→ Exercise description
Each line of the listing should be reproduced exactly.

→ Recorded data
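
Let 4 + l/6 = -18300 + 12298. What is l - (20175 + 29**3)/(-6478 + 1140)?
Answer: -96157802/2669 ≈ -36028.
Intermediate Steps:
l = -36036 (l = -24 + 6*(-18300 + 12298) = -24 + 6*(-6002) = -24 - 36012 = -36036)
l - (20175 + 29**3)/(-6478 + 1140) = -36036 - (20175 + 29**3)/(-6478 + 1140) = -36036 - (20175 + 24389)/(-5338) = -36036 - 44564*(-1)/5338 = -36036 - 1*(-22282/2669) = -36036 + 22282/2669 = -96157802/2669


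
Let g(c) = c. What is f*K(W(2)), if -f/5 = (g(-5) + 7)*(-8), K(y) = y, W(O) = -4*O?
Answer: -640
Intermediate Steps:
f = 80 (f = -5*(-5 + 7)*(-8) = -10*(-8) = -5*(-16) = 80)
f*K(W(2)) = 80*(-4*2) = 80*(-8) = -640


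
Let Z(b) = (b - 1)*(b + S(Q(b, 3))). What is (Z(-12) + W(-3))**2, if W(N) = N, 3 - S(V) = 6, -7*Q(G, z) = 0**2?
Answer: 36864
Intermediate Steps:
Q(G, z) = 0 (Q(G, z) = -1/7*0**2 = -1/7*0 = 0)
S(V) = -3 (S(V) = 3 - 1*6 = 3 - 6 = -3)
Z(b) = (-1 + b)*(-3 + b) (Z(b) = (b - 1)*(b - 3) = (-1 + b)*(-3 + b))
(Z(-12) + W(-3))**2 = ((3 + (-12)**2 - 4*(-12)) - 3)**2 = ((3 + 144 + 48) - 3)**2 = (195 - 3)**2 = 192**2 = 36864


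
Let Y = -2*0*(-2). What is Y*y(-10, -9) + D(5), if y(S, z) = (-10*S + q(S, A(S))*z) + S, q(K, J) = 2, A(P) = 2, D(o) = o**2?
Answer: 25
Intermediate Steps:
y(S, z) = -9*S + 2*z (y(S, z) = (-10*S + 2*z) + S = -9*S + 2*z)
Y = 0 (Y = 0*(-2) = 0)
Y*y(-10, -9) + D(5) = 0*(-9*(-10) + 2*(-9)) + 5**2 = 0*(90 - 18) + 25 = 0*72 + 25 = 0 + 25 = 25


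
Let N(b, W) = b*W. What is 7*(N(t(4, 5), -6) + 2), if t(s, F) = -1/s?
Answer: 49/2 ≈ 24.500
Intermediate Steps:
N(b, W) = W*b
7*(N(t(4, 5), -6) + 2) = 7*(-(-6)/4 + 2) = 7*(-6*(-¼) + 2) = 7*(3/2 + 2) = 7*(7/2) = 49/2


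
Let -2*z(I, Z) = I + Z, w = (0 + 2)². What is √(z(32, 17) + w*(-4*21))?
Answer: I*√1442/2 ≈ 18.987*I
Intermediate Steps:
w = 4 (w = 2² = 4)
z(I, Z) = -I/2 - Z/2 (z(I, Z) = -(I + Z)/2 = -I/2 - Z/2)
√(z(32, 17) + w*(-4*21)) = √((-½*32 - ½*17) + 4*(-4*21)) = √((-16 - 17/2) + 4*(-84)) = √(-49/2 - 336) = √(-721/2) = I*√1442/2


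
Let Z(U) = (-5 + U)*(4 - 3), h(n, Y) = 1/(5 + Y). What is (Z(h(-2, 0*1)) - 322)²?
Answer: 2669956/25 ≈ 1.0680e+5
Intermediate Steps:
Z(U) = -5 + U (Z(U) = (-5 + U)*1 = -5 + U)
(Z(h(-2, 0*1)) - 322)² = ((-5 + 1/(5 + 0*1)) - 322)² = ((-5 + 1/(5 + 0)) - 322)² = ((-5 + 1/5) - 322)² = ((-5 + ⅕) - 322)² = (-24/5 - 322)² = (-1634/5)² = 2669956/25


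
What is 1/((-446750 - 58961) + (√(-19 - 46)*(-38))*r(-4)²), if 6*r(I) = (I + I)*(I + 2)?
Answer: -40962591/20715617307761 + 21888*I*√65/20715617307761 ≈ -1.9774e-6 + 8.5185e-9*I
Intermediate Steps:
r(I) = I*(2 + I)/3 (r(I) = ((I + I)*(I + 2))/6 = ((2*I)*(2 + I))/6 = (2*I*(2 + I))/6 = I*(2 + I)/3)
1/((-446750 - 58961) + (√(-19 - 46)*(-38))*r(-4)²) = 1/((-446750 - 58961) + (√(-19 - 46)*(-38))*((⅓)*(-4)*(2 - 4))²) = 1/(-505711 + (√(-65)*(-38))*((⅓)*(-4)*(-2))²) = 1/(-505711 + ((I*√65)*(-38))*(8/3)²) = 1/(-505711 - 38*I*√65*(64/9)) = 1/(-505711 - 2432*I*√65/9)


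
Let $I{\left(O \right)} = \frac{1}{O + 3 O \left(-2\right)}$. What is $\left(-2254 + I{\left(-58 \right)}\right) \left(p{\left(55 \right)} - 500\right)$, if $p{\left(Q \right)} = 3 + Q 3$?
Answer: $\frac{108507394}{145} \approx 7.4833 \cdot 10^{5}$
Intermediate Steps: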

→ Exercise output
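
Let 4 + l/6 = -18300 + 12298. What is l - (20175 + 29**3)/(-6478 + 1140)?
Answer: -96157802/2669 ≈ -36028.
Intermediate Steps:
l = -36036 (l = -24 + 6*(-18300 + 12298) = -24 + 6*(-6002) = -24 - 36012 = -36036)
l - (20175 + 29**3)/(-6478 + 1140) = -36036 - (20175 + 29**3)/(-6478 + 1140) = -36036 - (20175 + 24389)/(-5338) = -36036 - 44564*(-1)/5338 = -36036 - 1*(-22282/2669) = -36036 + 22282/2669 = -96157802/2669


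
Let g(c) = c. What is f*K(W(2)), if -f/5 = (g(-5) + 7)*(-8), K(y) = y, W(O) = -4*O?
Answer: -640
Intermediate Steps:
f = 80 (f = -5*(-5 + 7)*(-8) = -10*(-8) = -5*(-16) = 80)
f*K(W(2)) = 80*(-4*2) = 80*(-8) = -640


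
Let Z(b) = (b - 1)*(b + S(Q(b, 3))). What is (Z(-12) + W(-3))**2, if W(N) = N, 3 - S(V) = 6, -7*Q(G, z) = 0**2?
Answer: 36864
Intermediate Steps:
Q(G, z) = 0 (Q(G, z) = -1/7*0**2 = -1/7*0 = 0)
S(V) = -3 (S(V) = 3 - 1*6 = 3 - 6 = -3)
Z(b) = (-1 + b)*(-3 + b) (Z(b) = (b - 1)*(b - 3) = (-1 + b)*(-3 + b))
(Z(-12) + W(-3))**2 = ((3 + (-12)**2 - 4*(-12)) - 3)**2 = ((3 + 144 + 48) - 3)**2 = (195 - 3)**2 = 192**2 = 36864


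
Let Y = -2*0*(-2). What is Y*y(-10, -9) + D(5), if y(S, z) = (-10*S + q(S, A(S))*z) + S, q(K, J) = 2, A(P) = 2, D(o) = o**2?
Answer: 25
Intermediate Steps:
y(S, z) = -9*S + 2*z (y(S, z) = (-10*S + 2*z) + S = -9*S + 2*z)
Y = 0 (Y = 0*(-2) = 0)
Y*y(-10, -9) + D(5) = 0*(-9*(-10) + 2*(-9)) + 5**2 = 0*(90 - 18) + 25 = 0*72 + 25 = 0 + 25 = 25


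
Let N(b, W) = b*W. What is 7*(N(t(4, 5), -6) + 2), if t(s, F) = -1/s?
Answer: 49/2 ≈ 24.500
Intermediate Steps:
N(b, W) = W*b
7*(N(t(4, 5), -6) + 2) = 7*(-(-6)/4 + 2) = 7*(-6*(-¼) + 2) = 7*(3/2 + 2) = 7*(7/2) = 49/2


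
Let -2*z(I, Z) = I + Z, w = (0 + 2)². What is √(z(32, 17) + w*(-4*21))?
Answer: I*√1442/2 ≈ 18.987*I
Intermediate Steps:
w = 4 (w = 2² = 4)
z(I, Z) = -I/2 - Z/2 (z(I, Z) = -(I + Z)/2 = -I/2 - Z/2)
√(z(32, 17) + w*(-4*21)) = √((-½*32 - ½*17) + 4*(-4*21)) = √((-16 - 17/2) + 4*(-84)) = √(-49/2 - 336) = √(-721/2) = I*√1442/2


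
Let Z(U) = (-5 + U)*(4 - 3), h(n, Y) = 1/(5 + Y). What is (Z(h(-2, 0*1)) - 322)²?
Answer: 2669956/25 ≈ 1.0680e+5
Intermediate Steps:
Z(U) = -5 + U (Z(U) = (-5 + U)*1 = -5 + U)
(Z(h(-2, 0*1)) - 322)² = ((-5 + 1/(5 + 0*1)) - 322)² = ((-5 + 1/(5 + 0)) - 322)² = ((-5 + 1/5) - 322)² = ((-5 + ⅕) - 322)² = (-24/5 - 322)² = (-1634/5)² = 2669956/25


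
What is 1/((-446750 - 58961) + (√(-19 - 46)*(-38))*r(-4)²), if 6*r(I) = (I + I)*(I + 2)?
Answer: -40962591/20715617307761 + 21888*I*√65/20715617307761 ≈ -1.9774e-6 + 8.5185e-9*I
Intermediate Steps:
r(I) = I*(2 + I)/3 (r(I) = ((I + I)*(I + 2))/6 = ((2*I)*(2 + I))/6 = (2*I*(2 + I))/6 = I*(2 + I)/3)
1/((-446750 - 58961) + (√(-19 - 46)*(-38))*r(-4)²) = 1/((-446750 - 58961) + (√(-19 - 46)*(-38))*((⅓)*(-4)*(2 - 4))²) = 1/(-505711 + (√(-65)*(-38))*((⅓)*(-4)*(-2))²) = 1/(-505711 + ((I*√65)*(-38))*(8/3)²) = 1/(-505711 - 38*I*√65*(64/9)) = 1/(-505711 - 2432*I*√65/9)


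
Let $I{\left(O \right)} = \frac{1}{O + 3 O \left(-2\right)}$. What is $\left(-2254 + I{\left(-58 \right)}\right) \left(p{\left(55 \right)} - 500\right)$, if $p{\left(Q \right)} = 3 + Q 3$?
Answer: $\frac{108507394}{145} \approx 7.4833 \cdot 10^{5}$
Intermediate Steps: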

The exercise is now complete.